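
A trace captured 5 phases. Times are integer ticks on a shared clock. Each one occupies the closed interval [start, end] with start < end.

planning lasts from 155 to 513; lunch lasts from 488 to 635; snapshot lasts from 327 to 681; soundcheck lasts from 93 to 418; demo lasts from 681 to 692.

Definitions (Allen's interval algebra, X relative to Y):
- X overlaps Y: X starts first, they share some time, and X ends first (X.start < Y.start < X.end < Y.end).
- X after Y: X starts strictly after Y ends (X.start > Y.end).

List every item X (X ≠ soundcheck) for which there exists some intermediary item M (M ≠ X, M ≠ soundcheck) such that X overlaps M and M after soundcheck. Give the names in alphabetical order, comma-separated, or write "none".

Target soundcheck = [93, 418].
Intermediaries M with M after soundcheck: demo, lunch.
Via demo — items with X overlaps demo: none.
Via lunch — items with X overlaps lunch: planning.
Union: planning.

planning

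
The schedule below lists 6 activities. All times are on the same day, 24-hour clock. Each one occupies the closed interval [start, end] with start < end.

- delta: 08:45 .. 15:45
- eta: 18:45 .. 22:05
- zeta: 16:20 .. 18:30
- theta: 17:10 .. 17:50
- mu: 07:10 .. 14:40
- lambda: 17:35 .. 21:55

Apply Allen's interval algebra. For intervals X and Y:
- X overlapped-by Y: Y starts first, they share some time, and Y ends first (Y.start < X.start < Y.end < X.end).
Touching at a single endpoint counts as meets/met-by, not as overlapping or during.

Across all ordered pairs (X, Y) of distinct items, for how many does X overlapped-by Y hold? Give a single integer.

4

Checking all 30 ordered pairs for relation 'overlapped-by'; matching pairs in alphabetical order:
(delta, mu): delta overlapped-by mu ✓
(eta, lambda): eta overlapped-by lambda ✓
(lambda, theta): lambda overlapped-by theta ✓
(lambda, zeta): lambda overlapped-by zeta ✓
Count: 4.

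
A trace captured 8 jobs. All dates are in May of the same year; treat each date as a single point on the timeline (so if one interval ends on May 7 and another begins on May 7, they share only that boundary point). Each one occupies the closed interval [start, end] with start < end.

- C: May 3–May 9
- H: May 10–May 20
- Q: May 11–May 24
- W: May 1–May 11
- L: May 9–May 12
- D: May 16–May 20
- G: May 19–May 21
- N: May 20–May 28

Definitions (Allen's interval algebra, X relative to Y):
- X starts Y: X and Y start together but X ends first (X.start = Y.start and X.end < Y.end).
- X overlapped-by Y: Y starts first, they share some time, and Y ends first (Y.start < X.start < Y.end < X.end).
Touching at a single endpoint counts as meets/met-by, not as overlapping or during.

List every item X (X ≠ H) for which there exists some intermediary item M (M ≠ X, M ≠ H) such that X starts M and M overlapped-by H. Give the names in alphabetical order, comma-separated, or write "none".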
---
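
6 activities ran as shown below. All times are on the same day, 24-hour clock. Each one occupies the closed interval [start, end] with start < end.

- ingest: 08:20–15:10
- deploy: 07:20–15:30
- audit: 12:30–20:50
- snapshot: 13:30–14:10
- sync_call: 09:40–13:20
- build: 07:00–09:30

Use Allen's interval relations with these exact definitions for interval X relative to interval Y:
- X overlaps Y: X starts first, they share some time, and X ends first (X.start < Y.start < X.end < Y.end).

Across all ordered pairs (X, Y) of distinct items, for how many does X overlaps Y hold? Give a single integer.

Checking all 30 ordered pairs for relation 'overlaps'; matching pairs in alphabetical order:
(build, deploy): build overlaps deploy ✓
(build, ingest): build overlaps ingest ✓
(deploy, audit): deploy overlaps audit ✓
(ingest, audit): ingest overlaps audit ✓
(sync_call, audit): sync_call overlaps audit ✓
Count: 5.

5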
--
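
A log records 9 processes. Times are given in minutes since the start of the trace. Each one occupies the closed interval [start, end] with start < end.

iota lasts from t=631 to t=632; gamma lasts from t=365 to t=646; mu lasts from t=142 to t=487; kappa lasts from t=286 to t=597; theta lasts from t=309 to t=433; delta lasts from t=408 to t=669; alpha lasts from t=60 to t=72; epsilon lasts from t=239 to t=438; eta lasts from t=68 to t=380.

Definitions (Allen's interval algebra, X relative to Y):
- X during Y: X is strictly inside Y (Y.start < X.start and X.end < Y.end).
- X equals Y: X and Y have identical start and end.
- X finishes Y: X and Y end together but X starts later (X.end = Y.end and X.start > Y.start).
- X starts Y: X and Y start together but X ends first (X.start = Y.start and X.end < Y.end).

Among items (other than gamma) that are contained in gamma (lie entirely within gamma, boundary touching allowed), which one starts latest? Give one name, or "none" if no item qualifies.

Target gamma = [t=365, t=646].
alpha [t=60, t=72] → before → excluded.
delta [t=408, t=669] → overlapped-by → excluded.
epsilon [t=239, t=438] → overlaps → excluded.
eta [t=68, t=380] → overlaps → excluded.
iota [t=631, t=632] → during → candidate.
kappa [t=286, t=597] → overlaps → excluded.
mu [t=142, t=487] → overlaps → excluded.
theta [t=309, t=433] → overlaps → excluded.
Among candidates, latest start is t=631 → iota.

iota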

▶ [Requirement] Would you please write out, exactly and with no other lines, the stretch of the listing above from the line containing "- eta: 18:45 .. 22:05" through the line containing "List every item X (X ≠ H)"?

▶ [Answer to the problem]
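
- eta: 18:45 .. 22:05
- zeta: 16:20 .. 18:30
- theta: 17:10 .. 17:50
- mu: 07:10 .. 14:40
- lambda: 17:35 .. 21:55

Apply Allen's interval algebra. For intervals X and Y:
- X overlapped-by Y: Y starts first, they share some time, and Y ends first (Y.start < X.start < Y.end < X.end).
Touching at a single endpoint counts as meets/met-by, not as overlapping or during.

Across all ordered pairs (X, Y) of distinct items, for how many does X overlapped-by Y hold? Give a single integer.

4

Checking all 30 ordered pairs for relation 'overlapped-by'; matching pairs in alphabetical order:
(delta, mu): delta overlapped-by mu ✓
(eta, lambda): eta overlapped-by lambda ✓
(lambda, theta): lambda overlapped-by theta ✓
(lambda, zeta): lambda overlapped-by zeta ✓
Count: 4.

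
A trace captured 8 jobs. All dates are in May of the same year; treat each date as a single point on the timeline (so if one interval ends on May 7 and another begins on May 7, they share only that boundary point). Each one occupies the closed interval [start, end] with start < end.

- C: May 3–May 9
- H: May 10–May 20
- Q: May 11–May 24
- W: May 1–May 11
- L: May 9–May 12
- D: May 16–May 20
- G: May 19–May 21
- N: May 20–May 28

Definitions (Allen's interval algebra, X relative to Y):
- X starts Y: X and Y start together but X ends first (X.start = Y.start and X.end < Y.end).
- X overlapped-by Y: Y starts first, they share some time, and Y ends first (Y.start < X.start < Y.end < X.end).
Touching at a single endpoint counts as meets/met-by, not as overlapping or during.

List every item X (X ≠ H) for which there exists some intermediary item M (M ≠ X, M ≠ H) such that X starts M and M overlapped-by H. Give the names in alphabetical order, comma-separated, or write "none".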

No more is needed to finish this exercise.